(WHAT NEEDS TO BE DONE):
Every line from the line containing "Let f(t) = 3t^3" through the final line of the data is to be printed exactly; no other line is to appear.

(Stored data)

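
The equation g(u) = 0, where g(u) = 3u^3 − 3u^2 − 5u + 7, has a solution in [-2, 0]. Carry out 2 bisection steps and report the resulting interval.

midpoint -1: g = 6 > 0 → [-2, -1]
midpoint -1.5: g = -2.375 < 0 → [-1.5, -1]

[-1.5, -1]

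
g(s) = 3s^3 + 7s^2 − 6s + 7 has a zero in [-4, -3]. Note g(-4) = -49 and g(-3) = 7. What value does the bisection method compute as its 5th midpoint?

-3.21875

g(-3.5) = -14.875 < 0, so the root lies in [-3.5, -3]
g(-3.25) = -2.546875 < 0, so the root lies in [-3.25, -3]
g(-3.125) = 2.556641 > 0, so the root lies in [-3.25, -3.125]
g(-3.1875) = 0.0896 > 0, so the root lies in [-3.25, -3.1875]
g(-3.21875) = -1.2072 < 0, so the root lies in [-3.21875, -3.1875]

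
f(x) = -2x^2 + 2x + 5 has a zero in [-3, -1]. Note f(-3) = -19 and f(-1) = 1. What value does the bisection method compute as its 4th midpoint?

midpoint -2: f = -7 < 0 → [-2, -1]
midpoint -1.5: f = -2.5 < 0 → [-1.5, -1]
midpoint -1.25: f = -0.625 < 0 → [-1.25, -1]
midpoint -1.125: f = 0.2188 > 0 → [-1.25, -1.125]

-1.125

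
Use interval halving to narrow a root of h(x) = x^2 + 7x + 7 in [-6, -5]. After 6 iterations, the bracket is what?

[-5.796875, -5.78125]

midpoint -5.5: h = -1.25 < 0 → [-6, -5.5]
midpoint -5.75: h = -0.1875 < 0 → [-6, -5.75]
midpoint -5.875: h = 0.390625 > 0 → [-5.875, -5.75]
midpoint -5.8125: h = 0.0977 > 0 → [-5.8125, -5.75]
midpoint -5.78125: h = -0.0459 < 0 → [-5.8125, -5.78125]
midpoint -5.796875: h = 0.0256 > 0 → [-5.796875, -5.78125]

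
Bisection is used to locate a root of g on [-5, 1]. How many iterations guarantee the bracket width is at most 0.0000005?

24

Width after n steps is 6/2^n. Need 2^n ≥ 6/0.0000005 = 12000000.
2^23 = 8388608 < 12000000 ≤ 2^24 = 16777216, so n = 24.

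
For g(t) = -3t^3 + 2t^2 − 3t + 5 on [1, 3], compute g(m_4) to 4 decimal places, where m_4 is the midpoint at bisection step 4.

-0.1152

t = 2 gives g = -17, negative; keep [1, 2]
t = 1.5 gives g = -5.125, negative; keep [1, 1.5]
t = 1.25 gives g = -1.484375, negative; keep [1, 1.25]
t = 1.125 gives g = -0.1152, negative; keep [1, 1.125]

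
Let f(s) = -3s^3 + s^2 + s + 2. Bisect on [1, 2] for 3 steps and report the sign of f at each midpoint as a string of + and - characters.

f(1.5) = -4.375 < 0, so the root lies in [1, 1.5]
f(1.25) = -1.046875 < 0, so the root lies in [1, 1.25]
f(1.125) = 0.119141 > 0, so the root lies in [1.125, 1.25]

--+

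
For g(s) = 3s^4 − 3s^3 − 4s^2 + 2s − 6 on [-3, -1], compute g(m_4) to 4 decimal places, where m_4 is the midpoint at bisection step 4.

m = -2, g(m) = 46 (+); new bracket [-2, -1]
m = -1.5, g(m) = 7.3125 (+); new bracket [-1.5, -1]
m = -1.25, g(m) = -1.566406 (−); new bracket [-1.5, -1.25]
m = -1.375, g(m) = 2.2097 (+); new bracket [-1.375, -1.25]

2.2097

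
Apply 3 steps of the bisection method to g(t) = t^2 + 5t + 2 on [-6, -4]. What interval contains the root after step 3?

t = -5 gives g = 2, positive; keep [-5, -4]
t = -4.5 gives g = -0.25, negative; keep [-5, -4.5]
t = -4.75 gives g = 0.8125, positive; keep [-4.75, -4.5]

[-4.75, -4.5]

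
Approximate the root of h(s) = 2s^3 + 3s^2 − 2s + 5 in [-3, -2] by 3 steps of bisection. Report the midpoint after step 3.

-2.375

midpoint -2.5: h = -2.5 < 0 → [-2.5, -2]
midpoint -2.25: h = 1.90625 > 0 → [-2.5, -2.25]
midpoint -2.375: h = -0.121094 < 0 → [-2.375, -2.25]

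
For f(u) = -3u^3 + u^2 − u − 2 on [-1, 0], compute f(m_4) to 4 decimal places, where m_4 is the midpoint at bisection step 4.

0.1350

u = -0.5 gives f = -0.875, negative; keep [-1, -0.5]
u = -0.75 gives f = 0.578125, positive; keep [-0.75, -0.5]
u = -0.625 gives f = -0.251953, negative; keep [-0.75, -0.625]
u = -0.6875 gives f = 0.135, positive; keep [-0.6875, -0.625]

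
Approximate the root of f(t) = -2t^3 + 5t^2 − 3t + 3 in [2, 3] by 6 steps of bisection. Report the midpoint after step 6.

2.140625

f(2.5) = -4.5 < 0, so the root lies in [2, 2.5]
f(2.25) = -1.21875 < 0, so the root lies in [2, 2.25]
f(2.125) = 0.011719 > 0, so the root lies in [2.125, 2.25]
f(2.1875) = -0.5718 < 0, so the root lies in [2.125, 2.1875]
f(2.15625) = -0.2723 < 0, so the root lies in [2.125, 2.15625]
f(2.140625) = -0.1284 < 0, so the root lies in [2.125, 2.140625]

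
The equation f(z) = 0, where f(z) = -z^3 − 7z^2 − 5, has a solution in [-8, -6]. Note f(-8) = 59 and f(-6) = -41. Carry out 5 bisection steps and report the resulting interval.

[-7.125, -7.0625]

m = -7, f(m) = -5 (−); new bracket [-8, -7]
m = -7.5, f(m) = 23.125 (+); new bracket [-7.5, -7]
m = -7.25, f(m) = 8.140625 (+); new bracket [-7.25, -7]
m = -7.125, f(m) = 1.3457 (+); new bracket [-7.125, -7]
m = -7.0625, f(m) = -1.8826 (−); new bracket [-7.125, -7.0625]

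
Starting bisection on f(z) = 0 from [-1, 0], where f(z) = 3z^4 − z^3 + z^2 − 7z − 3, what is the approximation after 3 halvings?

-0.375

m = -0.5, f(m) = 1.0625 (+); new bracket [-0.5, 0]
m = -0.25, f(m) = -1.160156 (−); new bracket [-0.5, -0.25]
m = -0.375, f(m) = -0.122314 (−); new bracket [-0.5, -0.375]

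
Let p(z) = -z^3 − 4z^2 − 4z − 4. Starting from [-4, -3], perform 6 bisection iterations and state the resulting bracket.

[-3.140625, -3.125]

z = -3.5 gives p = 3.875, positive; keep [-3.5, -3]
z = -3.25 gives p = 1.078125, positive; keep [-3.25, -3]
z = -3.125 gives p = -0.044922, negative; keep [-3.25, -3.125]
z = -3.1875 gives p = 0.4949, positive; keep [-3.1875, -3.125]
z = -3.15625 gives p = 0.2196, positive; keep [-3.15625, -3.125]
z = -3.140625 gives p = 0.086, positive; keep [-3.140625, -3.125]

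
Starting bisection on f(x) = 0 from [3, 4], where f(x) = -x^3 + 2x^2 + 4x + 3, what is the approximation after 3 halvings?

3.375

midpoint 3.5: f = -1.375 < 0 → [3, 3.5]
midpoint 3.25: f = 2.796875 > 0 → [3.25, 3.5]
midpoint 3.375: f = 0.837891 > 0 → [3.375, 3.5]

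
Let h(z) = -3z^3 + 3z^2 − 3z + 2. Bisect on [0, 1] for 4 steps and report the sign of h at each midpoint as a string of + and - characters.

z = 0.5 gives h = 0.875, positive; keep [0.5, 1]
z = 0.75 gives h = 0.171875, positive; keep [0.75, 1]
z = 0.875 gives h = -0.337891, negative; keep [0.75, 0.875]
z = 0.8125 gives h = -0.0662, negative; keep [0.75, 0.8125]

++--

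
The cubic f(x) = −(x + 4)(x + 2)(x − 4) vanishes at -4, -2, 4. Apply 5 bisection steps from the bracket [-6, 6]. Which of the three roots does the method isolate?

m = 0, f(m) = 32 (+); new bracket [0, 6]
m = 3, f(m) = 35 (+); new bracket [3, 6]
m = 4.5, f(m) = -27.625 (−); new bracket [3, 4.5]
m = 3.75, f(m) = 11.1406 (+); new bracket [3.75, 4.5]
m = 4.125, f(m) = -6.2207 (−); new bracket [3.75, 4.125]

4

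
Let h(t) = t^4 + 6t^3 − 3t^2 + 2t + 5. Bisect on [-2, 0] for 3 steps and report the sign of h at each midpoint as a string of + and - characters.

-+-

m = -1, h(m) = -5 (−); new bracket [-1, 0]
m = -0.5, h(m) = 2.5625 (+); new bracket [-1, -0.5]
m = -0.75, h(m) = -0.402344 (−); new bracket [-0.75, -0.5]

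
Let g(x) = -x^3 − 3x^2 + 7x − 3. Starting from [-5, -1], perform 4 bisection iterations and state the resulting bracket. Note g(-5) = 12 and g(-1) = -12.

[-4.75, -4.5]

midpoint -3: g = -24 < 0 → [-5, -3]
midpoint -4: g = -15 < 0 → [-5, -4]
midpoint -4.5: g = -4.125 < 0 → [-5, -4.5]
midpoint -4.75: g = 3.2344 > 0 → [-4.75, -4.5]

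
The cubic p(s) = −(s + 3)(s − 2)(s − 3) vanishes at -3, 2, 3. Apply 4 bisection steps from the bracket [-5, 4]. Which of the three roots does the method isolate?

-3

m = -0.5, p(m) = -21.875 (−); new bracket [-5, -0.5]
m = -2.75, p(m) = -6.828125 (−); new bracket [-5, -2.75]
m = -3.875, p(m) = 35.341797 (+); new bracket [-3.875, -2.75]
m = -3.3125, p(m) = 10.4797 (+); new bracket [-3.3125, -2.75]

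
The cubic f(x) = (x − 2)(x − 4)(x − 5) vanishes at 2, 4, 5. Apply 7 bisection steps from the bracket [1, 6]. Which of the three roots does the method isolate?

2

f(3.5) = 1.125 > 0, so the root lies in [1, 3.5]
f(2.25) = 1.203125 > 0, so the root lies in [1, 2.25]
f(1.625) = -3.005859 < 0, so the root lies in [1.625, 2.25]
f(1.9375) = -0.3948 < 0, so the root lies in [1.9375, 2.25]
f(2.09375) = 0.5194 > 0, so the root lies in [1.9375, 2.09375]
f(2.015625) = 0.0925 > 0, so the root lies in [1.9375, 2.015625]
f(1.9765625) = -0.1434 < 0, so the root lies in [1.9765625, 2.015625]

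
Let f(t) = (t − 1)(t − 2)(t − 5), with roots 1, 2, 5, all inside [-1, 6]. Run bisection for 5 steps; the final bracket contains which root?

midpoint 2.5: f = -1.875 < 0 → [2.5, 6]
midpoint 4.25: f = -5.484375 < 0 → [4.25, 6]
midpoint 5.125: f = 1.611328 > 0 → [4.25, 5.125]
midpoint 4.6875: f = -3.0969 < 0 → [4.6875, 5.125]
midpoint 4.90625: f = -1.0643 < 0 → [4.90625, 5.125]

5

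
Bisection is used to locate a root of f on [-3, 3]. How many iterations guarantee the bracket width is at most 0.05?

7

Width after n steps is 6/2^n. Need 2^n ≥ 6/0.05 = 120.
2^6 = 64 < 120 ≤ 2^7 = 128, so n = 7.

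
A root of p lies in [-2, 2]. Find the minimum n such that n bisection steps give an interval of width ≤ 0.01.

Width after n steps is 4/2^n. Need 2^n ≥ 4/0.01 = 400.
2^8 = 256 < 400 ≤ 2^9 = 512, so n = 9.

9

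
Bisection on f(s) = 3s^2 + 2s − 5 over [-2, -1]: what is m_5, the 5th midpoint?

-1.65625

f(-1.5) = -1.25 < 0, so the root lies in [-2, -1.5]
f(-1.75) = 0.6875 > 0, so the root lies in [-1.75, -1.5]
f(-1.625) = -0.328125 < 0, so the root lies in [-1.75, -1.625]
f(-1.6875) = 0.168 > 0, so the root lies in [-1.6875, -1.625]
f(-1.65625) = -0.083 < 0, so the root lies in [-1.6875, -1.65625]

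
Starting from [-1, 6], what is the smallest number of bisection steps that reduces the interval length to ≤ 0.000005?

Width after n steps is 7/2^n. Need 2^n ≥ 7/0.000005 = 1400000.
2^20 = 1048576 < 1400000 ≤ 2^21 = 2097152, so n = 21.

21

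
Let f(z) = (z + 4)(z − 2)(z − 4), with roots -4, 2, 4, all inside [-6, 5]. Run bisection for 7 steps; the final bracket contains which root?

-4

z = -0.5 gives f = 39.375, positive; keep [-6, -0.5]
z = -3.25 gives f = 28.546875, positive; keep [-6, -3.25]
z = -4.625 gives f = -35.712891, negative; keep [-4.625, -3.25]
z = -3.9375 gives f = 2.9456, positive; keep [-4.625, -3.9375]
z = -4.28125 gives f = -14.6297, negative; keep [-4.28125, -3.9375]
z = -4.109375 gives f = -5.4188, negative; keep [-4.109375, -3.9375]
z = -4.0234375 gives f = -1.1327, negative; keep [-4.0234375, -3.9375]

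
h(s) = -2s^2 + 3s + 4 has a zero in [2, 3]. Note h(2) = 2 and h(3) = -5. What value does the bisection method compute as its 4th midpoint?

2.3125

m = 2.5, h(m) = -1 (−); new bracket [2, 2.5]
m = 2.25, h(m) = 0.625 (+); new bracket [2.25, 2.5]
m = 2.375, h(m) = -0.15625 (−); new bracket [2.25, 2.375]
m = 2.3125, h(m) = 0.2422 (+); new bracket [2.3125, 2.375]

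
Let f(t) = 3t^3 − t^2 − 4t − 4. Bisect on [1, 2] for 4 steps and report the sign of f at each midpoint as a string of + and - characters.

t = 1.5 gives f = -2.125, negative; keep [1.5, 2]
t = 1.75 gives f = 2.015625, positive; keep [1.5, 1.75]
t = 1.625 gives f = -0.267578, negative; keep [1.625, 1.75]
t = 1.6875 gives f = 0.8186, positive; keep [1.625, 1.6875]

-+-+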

(SOLUTION TO THIS TASK):
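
Let f(t) = 3t^3 − t^2 − 4t − 4. Bisect on [1, 2] for 4 steps and report the sign of f at each midpoint as a string of + and - characters.

t = 1.5 gives f = -2.125, negative; keep [1.5, 2]
t = 1.75 gives f = 2.015625, positive; keep [1.5, 1.75]
t = 1.625 gives f = -0.267578, negative; keep [1.625, 1.75]
t = 1.6875 gives f = 0.8186, positive; keep [1.625, 1.6875]

-+-+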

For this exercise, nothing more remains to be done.